### THE TASK
Write out exactly the lines from the start of the entries through the one that contains "An arrow A -> B abbreviates a non-dependent Pi.", including both.

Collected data
☆ ☆ ☆
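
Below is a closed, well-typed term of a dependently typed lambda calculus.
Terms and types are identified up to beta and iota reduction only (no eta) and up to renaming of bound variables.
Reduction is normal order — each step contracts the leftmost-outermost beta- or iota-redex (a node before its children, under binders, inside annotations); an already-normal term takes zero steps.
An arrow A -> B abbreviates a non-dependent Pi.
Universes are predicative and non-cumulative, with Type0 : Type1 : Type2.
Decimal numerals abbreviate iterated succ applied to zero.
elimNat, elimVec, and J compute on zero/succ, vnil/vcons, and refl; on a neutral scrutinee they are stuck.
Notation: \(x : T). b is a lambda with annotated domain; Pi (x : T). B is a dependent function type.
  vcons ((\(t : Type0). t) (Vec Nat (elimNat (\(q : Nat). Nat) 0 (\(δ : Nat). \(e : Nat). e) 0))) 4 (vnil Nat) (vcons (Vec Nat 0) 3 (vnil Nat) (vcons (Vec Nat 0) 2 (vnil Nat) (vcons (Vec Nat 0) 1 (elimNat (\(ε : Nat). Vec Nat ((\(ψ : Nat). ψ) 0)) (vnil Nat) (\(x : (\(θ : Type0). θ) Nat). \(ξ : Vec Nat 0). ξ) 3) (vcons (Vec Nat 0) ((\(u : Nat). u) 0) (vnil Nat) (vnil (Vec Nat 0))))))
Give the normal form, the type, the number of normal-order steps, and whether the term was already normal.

resulting normal form:
  vcons (Vec Nat 0) 4 (vnil Nat) (vcons (Vec Nat 0) 3 (vnil Nat) (vcons (Vec Nat 0) 2 (vnil Nat) (vcons (Vec Nat 0) 1 (vnil Nat) (vcons (Vec Nat 0) 0 (vnil Nat) (vnil (Vec Nat 0))))))
inferred type:
  Vec (Vec Nat 0) 5
reduction steps (normal order): 13
term was already normal: no
first redex: a beta-redex


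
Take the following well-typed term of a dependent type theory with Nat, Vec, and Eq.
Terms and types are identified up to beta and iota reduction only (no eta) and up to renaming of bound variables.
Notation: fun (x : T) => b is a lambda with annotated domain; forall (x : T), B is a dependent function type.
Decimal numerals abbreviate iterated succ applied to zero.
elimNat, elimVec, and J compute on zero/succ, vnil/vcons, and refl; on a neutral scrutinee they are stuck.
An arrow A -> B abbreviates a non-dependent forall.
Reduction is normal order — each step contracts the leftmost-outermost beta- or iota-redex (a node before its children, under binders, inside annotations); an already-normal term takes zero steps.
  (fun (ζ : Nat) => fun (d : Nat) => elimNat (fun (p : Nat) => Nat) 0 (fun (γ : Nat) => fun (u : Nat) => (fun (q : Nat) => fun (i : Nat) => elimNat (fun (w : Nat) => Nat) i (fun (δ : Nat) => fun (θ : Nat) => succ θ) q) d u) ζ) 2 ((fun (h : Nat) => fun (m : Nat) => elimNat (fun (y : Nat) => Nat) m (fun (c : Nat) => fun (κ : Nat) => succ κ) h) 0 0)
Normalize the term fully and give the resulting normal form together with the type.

normal form:
  0
the term's type:
  Nat


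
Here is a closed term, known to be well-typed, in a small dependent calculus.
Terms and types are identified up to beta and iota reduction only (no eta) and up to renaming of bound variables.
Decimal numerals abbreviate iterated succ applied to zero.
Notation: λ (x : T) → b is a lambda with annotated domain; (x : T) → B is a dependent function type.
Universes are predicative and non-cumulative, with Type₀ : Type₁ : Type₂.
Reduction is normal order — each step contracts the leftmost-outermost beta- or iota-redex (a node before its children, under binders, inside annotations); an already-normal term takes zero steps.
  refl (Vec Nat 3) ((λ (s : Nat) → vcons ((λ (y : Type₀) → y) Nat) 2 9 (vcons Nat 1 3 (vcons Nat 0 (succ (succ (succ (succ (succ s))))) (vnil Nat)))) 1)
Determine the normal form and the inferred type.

normal form:
  refl (Vec Nat 3) (vcons Nat 2 9 (vcons Nat 1 3 (vcons Nat 0 6 (vnil Nat))))
type:
  Eq (Vec Nat 3) (vcons Nat 2 9 (vcons Nat 1 3 (vcons Nat 0 6 (vnil Nat)))) (vcons Nat 2 9 (vcons Nat 1 3 (vcons Nat 0 6 (vnil Nat))))


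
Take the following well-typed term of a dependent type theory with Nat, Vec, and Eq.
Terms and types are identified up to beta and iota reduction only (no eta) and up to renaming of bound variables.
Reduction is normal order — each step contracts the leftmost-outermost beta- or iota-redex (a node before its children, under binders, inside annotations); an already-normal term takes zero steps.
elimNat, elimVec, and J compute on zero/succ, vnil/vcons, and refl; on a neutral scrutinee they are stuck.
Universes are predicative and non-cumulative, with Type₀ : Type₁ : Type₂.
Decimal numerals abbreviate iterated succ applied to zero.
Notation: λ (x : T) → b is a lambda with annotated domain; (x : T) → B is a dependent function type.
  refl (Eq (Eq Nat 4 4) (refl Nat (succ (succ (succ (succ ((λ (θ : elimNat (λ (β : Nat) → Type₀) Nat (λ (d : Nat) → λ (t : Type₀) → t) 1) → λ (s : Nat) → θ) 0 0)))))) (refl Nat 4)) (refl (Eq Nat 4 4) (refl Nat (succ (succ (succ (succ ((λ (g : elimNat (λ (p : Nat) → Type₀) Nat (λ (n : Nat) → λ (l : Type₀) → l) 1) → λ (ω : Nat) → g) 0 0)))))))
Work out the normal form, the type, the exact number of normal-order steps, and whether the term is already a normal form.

reduced normal form:
  refl (Eq (Eq Nat 4 4) (refl Nat 4) (refl Nat 4)) (refl (Eq Nat 4 4) (refl Nat 4))
type:
  Eq (Eq (Eq Nat 4 4) (refl Nat 4) (refl Nat 4)) (refl (Eq Nat 4 4) (refl Nat 4)) (refl (Eq Nat 4 4) (refl Nat 4))
steps to reach normal form (normal order): 4
term was already normal: no
first redex: a beta-redex


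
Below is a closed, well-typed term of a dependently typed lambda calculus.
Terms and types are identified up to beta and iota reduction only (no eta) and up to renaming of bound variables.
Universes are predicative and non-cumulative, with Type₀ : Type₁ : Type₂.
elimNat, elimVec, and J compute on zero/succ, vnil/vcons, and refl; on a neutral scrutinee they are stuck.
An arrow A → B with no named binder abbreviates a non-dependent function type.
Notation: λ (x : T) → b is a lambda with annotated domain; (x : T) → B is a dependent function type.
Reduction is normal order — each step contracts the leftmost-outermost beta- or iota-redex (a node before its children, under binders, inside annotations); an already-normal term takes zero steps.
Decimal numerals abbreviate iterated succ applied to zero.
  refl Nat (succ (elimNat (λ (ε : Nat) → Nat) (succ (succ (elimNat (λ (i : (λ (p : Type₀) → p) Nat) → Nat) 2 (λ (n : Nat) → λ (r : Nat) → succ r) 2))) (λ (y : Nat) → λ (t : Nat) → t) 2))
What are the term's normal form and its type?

reduced normal form:
  refl Nat 7
type:
  Eq Nat 7 7
observation: the first redex contracted is an elimNat iota-redex; the normal form is reached in 14 normal-order steps.


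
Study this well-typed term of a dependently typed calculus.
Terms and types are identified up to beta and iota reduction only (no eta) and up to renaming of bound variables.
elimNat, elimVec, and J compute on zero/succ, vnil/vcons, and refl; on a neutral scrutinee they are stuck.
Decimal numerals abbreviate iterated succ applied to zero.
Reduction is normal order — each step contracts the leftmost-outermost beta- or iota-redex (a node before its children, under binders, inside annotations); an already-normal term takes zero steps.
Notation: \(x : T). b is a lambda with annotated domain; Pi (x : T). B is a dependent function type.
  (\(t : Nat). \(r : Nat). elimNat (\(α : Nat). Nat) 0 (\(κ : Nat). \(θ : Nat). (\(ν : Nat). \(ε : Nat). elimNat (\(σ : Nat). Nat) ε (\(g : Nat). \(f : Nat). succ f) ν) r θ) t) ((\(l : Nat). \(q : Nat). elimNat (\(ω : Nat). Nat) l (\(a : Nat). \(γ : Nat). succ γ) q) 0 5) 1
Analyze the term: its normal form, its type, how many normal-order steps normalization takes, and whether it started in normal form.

reduced normal form:
  5
inferred type:
  Nat
normal-order step count: 42
started in normal form: no
first contracted redex: a beta-redex


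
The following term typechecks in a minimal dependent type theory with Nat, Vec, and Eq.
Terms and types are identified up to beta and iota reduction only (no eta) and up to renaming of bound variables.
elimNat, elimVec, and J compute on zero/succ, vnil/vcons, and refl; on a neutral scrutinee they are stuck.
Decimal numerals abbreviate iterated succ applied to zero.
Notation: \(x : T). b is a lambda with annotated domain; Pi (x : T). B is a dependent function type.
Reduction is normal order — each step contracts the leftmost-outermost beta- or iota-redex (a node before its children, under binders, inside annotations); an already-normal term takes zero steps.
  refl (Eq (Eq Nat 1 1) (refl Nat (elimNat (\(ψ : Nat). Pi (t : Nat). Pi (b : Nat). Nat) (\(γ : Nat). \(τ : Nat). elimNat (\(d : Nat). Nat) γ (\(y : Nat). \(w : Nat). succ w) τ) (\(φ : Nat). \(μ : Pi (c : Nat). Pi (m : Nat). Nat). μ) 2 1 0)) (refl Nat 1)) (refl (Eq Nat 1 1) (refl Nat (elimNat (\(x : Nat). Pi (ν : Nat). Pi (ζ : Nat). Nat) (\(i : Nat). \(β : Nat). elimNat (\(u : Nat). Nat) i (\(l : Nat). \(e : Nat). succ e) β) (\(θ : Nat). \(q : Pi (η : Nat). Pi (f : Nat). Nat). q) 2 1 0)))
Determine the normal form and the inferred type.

resulting normal form:
  refl (Eq (Eq Nat 1 1) (refl Nat 1) (refl Nat 1)) (refl (Eq Nat 1 1) (refl Nat 1))
inferred type:
  Eq (Eq (Eq Nat 1 1) (refl Nat 1) (refl Nat 1)) (refl (Eq Nat 1 1) (refl Nat 1)) (refl (Eq Nat 1 1) (refl Nat 1))
observation: reduction starts at an elimNat iota-redex, and 20 normal-order steps reach the normal form.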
☆ ☆ ☆
### YOUR SOLUTION
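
Below is a closed, well-typed term of a dependently typed lambda calculus.
Terms and types are identified up to beta and iota reduction only (no eta) and up to renaming of bound variables.
Reduction is normal order — each step contracts the leftmost-outermost beta- or iota-redex (a node before its children, under binders, inside annotations); an already-normal term takes zero steps.
An arrow A -> B abbreviates a non-dependent Pi.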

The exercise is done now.